[Saved data entries]
+---+
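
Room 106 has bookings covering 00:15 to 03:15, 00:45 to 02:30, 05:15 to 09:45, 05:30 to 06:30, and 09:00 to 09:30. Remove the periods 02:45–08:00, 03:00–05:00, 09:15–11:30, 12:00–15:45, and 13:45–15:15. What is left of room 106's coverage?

00:15-02:45, 08:00-09:15

First set merges to 00:15-03:15, 05:15-09:45.
Second set merges to 02:45-08:00, 09:15-11:30, 12:00-15:45.
00:15-03:15 minus B → 00:15-02:45.
05:15-09:45 minus B → 08:00-09:15.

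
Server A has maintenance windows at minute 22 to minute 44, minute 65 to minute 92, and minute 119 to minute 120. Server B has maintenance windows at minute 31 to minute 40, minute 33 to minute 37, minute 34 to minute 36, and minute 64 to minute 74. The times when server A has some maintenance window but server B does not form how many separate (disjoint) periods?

B, merged: minute 31 to minute 40, minute 64 to minute 74.
A \ B = minute 22 to minute 31, minute 40 to minute 44, minute 74 to minute 92, minute 119 to minute 120.
That is 4 disjoint pieces.

4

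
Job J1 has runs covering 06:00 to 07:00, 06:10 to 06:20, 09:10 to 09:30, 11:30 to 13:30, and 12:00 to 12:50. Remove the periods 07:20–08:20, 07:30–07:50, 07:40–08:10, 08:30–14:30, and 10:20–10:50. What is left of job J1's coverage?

06:00-07:00

A, merged: 06:00-07:00, 09:10-09:30, 11:30-13:30.
B, merged: 07:20-08:20, 08:30-14:30.
06:00-07:00 is untouched.
09:10-09:30 lies entirely inside B → drops out.
11:30-13:30 lies entirely inside B → drops out.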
+---+
Task
Can you restate every record above word for word?

Response below
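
Room 106 has bookings covering 00:15 to 03:15, 00:45 to 02:30, 05:15 to 09:45, 05:30 to 06:30, and 09:00 to 09:30. Remove the periods 02:45–08:00, 03:00–05:00, 09:15–11:30, 12:00–15:45, and 13:45–15:15. What is left of room 106's coverage?

00:15-02:45, 08:00-09:15

First set merges to 00:15-03:15, 05:15-09:45.
Second set merges to 02:45-08:00, 09:15-11:30, 12:00-15:45.
00:15-03:15 minus B → 00:15-02:45.
05:15-09:45 minus B → 08:00-09:15.

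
Server A has maintenance windows at minute 22 to minute 44, minute 65 to minute 92, and minute 119 to minute 120. Server B has maintenance windows at minute 31 to minute 40, minute 33 to minute 37, minute 34 to minute 36, and minute 64 to minute 74. The times when server A has some maintenance window but server B does not form how many separate (disjoint) periods?

B, merged: minute 31 to minute 40, minute 64 to minute 74.
A \ B = minute 22 to minute 31, minute 40 to minute 44, minute 74 to minute 92, minute 119 to minute 120.
That is 4 disjoint pieces.

4

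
Job J1 has runs covering 06:00 to 07:00, 06:10 to 06:20, 09:10 to 09:30, 11:30 to 13:30, and 12:00 to 12:50. Remove the periods 07:20–08:20, 07:30–07:50, 07:40–08:10, 08:30–14:30, and 10:20–10:50. What is left of job J1's coverage?

06:00-07:00

A, merged: 06:00-07:00, 09:10-09:30, 11:30-13:30.
B, merged: 07:20-08:20, 08:30-14:30.
06:00-07:00 is untouched.
09:10-09:30 lies entirely inside B → drops out.
11:30-13:30 lies entirely inside B → drops out.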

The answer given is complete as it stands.